Extracted material ▸
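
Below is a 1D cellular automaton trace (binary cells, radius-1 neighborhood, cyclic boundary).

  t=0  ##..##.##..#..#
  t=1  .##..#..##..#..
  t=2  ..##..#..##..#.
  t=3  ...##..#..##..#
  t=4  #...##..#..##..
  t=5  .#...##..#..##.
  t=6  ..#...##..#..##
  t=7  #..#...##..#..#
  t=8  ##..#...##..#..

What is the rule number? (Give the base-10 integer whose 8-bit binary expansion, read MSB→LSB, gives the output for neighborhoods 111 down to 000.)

  nb ###: next=.  (t=0,i=0, bit7=0)
  nb ##.: next=#  (t=0,i=1, bit6=1)
  nb #.#: next=.  (t=0,i=6, bit5=0)
  nb #..: next=#  (t=0,i=2, bit4=1)
  nb .##: next=.  (t=0,i=4, bit3=0)
  nb .#.: next=.  (t=0,i=11, bit2=0)
  nb ..#: next=.  (t=0,i=3, bit1=0)
  nb ...: next=.  (t=1,i=14, bit0=0)
  bits 01010000 = 80

80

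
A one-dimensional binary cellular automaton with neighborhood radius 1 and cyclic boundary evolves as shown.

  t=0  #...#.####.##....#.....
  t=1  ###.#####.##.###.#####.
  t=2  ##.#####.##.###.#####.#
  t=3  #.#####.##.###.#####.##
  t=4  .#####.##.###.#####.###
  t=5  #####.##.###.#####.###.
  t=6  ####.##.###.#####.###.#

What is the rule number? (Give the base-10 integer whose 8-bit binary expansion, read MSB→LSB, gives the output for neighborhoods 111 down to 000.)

  ###|#  b7=1 t=0,i=7
  ##.|.  b6=0 t=0,i=9
  #.#|#  b5=1 t=0,i=5
  #..|#  b4=1 t=0,i=1
  .##|#  b3=1 t=0,i=6
  .#.|#  b2=1 t=0,i=0
  ..#|.  b1=0 t=0,i=3
  ...|#  b0=1 t=0,i=2
  bits 10111101 = 189

189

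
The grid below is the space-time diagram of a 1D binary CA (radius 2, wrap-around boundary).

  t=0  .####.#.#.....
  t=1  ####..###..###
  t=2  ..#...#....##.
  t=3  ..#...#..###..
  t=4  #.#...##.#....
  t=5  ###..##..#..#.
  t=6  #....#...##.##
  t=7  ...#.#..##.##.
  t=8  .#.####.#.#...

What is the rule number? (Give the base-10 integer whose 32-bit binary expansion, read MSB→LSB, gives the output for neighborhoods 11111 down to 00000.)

1219530491

  nb #####: next=.  (t=1,i=0, bit31=0)
  nb ####.: next=#  (t=0,i=3, bit30=1)
  nb ###.#: next=.  (t=0,i=4, bit29=0)
  nb ###..: next=.  (t=1,i=3, bit28=0)
  nb ##.##: next=#  (t=6,i=11, bit27=1)
  nb ##.#.: next=.  (t=0,i=5, bit26=0)
  nb ##..#: next=.  (t=1,i=4, bit25=0)
  nb ##...: next=.  (t=2,i=13, bit24=0)
  nb #.###: next=#  (t=5,i=0, bit23=1)
  nb #.##.: next=.  (t=7,i=11, bit22=0)
  nb #.#.#: next=#  (t=0,i=6, bit21=1)
  nb #.#..: next=#  (t=0,i=8, bit20=1)
  nb #..##: next=.  (t=1,i=5, bit19=0)
  nb #..#.: next=.  (t=5,i=8, bit18=0)
  nb #...#: next=.  (t=2,i=0, bit17=0)
  nb #....: next=.  (t=0,i=10, bit16=0)
  nb .####: next=#  (t=0,i=2, bit15=1)
  nb .###.: next=.  (t=1,i=7, bit14=0)
  nb .##.#: next=.  (t=4,i=7, bit13=0)
  nb .##..: next=.  (t=2,i=12, bit12=0)
  nb .#.##: next=#  (t=5,i=13, bit11=1)
  nb .#.#.: next=#  (t=0,i=7, bit10=1)
  nb .#..#: next=#  (t=3,i=7, bit9=1)
  nb .#...: next=.  (t=0,i=9, bit8=0)
  nb ..###: next=#  (t=0,i=1, bit7=1)
  nb ..##.: next=#  (t=2,i=11, bit6=1)
  nb ..#.#: next=#  (t=4,i=0, bit5=1)
  nb ..#..: next=#  (t=2,i=2, bit4=1)
  nb ...##: next=#  (t=0,i=0, bit3=1)
  nb ...#.: next=.  (t=2,i=1, bit2=0)
  nb ....#: next=#  (t=0,i=13, bit1=1)
  nb .....: next=#  (t=0,i=11, bit0=1)
  bits 01001000101100001000111011111011 = 1219530491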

Assignment ▸ Check each line of the data above for the word "boundary" and copy the ones where it is found.

Result for this exercise ▸
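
Below is a 1D cellular automaton trace (binary cells, radius-1 neighborhood, cyclic boundary).
A one-dimensional binary cellular automaton with neighborhood radius 1 and cyclic boundary evolves as shown.
The grid below is the space-time diagram of a 1D binary CA (radius 2, wrap-around boundary).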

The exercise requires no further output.